Top of Data extract

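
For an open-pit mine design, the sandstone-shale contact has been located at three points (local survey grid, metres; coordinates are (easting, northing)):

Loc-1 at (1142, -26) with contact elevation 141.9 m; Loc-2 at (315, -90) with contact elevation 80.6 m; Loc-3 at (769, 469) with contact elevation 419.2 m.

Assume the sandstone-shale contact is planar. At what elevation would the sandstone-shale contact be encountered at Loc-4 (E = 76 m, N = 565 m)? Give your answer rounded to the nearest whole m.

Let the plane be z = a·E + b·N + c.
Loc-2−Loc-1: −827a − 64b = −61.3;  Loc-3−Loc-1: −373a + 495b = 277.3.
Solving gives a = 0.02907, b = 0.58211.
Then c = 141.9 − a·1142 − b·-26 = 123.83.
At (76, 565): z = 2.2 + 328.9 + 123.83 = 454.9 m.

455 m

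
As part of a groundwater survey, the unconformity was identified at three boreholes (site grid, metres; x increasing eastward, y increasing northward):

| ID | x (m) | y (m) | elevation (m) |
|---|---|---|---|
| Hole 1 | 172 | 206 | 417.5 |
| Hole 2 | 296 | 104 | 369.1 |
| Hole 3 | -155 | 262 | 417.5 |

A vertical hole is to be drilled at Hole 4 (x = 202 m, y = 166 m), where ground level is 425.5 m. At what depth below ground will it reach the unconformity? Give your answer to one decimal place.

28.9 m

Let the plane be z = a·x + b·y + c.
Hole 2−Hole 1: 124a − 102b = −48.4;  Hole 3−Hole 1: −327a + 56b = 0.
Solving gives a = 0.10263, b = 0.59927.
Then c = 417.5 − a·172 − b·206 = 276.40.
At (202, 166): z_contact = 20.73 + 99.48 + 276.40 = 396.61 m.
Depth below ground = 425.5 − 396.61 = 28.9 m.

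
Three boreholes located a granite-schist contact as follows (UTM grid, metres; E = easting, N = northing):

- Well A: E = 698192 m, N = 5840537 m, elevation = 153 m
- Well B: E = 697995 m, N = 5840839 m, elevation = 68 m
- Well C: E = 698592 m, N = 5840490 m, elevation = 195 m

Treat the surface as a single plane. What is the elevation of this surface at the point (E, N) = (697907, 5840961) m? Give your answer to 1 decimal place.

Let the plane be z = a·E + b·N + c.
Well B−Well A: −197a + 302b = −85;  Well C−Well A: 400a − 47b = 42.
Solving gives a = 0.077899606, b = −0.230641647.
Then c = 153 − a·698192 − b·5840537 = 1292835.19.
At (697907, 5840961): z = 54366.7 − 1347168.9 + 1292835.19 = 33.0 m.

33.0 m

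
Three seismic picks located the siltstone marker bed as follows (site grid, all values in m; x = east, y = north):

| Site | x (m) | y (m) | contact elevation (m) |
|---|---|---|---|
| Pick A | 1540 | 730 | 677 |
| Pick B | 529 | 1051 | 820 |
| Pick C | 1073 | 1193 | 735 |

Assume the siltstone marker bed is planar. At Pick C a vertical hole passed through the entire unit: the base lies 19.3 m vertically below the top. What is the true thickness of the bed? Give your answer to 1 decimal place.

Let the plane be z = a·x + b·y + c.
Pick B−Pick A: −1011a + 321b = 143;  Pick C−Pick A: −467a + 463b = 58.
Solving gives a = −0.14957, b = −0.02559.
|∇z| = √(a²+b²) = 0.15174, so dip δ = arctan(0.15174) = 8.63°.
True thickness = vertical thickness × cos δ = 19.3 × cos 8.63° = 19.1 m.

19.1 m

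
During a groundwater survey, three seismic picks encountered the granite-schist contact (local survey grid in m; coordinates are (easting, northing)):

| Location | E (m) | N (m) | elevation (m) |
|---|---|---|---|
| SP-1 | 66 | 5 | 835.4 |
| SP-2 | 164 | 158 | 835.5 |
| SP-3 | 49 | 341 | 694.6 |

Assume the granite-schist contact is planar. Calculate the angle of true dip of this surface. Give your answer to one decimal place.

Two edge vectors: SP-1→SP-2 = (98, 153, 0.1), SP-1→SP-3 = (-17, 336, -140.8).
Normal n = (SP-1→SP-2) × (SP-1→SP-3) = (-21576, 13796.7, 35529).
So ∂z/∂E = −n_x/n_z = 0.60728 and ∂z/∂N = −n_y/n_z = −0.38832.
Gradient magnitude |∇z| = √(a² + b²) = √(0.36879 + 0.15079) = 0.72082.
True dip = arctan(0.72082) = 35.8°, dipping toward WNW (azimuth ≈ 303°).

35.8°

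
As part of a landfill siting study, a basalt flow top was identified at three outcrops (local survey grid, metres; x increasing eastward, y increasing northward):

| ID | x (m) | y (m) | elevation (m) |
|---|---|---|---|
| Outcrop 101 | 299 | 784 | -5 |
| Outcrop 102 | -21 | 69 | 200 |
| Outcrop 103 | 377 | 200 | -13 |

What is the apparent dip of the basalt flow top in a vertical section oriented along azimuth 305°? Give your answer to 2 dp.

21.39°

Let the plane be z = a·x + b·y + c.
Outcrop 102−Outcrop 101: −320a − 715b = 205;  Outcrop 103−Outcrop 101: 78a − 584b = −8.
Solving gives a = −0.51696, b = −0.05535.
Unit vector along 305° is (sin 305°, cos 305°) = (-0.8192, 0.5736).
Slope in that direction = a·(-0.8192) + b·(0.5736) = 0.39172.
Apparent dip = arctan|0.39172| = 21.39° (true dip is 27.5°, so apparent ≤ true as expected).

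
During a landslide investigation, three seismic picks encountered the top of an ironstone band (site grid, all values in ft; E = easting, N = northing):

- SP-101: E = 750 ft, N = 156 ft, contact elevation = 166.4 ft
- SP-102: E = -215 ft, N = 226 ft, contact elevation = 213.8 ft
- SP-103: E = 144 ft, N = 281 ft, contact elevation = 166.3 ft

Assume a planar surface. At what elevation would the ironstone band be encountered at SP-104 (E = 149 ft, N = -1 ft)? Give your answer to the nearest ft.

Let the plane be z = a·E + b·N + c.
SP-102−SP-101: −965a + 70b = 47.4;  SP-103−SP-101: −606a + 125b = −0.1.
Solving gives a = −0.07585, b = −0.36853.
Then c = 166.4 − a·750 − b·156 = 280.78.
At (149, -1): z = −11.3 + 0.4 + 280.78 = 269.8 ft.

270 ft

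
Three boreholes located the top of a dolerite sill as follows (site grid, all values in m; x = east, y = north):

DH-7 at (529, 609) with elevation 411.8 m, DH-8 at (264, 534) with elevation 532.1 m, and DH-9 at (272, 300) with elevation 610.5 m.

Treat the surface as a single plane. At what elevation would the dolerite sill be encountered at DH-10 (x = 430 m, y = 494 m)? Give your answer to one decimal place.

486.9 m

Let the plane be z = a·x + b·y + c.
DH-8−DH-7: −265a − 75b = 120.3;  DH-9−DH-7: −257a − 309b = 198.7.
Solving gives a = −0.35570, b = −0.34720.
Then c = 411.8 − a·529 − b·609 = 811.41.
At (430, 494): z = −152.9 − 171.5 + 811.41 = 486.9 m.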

Bottom of Data extract
Top of Data extract

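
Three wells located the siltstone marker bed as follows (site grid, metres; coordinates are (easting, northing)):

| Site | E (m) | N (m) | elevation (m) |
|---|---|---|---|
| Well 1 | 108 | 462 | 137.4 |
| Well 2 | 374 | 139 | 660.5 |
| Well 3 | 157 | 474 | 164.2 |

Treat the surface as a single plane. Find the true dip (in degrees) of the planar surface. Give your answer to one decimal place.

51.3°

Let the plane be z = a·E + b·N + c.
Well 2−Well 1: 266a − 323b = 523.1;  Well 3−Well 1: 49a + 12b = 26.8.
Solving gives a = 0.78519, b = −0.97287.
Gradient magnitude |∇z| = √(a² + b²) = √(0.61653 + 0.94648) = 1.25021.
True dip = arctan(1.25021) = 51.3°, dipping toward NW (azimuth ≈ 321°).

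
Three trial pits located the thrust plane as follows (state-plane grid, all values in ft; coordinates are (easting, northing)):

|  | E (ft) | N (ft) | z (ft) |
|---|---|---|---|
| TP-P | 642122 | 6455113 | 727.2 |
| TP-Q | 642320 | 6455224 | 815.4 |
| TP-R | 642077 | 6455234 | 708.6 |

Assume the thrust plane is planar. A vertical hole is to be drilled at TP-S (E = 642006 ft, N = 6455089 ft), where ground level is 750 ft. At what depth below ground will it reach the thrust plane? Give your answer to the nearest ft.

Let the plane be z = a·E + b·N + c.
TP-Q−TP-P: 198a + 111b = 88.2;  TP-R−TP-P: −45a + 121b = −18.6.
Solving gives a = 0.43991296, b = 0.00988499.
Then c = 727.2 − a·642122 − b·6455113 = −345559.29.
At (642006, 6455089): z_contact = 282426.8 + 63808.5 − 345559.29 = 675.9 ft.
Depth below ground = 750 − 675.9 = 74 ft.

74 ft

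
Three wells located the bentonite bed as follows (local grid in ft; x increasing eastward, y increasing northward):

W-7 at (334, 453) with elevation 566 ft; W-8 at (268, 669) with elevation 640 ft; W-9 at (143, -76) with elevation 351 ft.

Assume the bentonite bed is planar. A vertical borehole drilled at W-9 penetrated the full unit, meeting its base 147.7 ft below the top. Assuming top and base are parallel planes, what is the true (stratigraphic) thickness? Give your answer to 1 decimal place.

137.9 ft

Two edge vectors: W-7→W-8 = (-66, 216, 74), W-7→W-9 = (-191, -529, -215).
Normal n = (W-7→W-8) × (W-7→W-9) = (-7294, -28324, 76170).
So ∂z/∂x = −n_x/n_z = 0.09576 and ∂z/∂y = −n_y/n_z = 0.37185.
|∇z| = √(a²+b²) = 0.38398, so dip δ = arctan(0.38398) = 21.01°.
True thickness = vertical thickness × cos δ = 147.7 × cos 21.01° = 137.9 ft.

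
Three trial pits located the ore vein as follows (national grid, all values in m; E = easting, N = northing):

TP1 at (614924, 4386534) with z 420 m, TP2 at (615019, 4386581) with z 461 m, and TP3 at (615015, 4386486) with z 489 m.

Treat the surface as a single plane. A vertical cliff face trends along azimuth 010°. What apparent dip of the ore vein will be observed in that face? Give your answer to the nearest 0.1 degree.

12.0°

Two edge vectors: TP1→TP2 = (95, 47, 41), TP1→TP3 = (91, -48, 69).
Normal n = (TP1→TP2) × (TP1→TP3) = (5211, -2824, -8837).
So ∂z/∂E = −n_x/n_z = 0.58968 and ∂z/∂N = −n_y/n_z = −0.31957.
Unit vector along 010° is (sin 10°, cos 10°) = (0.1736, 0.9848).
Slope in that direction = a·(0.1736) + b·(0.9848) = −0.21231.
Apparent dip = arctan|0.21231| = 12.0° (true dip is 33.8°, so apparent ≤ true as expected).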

Bottom of Data extract

**Description of the task:**
Show the lines in the entries above that include the string "coordinates".

**Answer to the problem:**
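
For an open-pit mine design, the sandstone-shale contact has been located at three points (local survey grid, metres; coordinates are (easting, northing)):
During a groundwater survey, three seismic picks encountered the granite-schist contact (local survey grid in m; coordinates are (easting, northing)):
Three wells located the siltstone marker bed as follows (site grid, metres; coordinates are (easting, northing)):
Three trial pits located the thrust plane as follows (state-plane grid, all values in ft; coordinates are (easting, northing)):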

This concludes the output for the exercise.